═════ PROVIDED DATA

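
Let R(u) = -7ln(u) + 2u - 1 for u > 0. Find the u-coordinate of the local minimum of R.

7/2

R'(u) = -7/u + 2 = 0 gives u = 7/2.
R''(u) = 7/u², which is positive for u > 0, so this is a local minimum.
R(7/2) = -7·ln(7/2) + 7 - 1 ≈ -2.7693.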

══════════

◆ **TO DO**:
The complete material must be repeated exactly.

◆ **RESPONSE AREA**:
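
Let R(u) = -7ln(u) + 2u - 1 for u > 0. Find the u-coordinate of the local minimum of R.

7/2

R'(u) = -7/u + 2 = 0 gives u = 7/2.
R''(u) = 7/u², which is positive for u > 0, so this is a local minimum.
R(7/2) = -7·ln(7/2) + 7 - 1 ≈ -2.7693.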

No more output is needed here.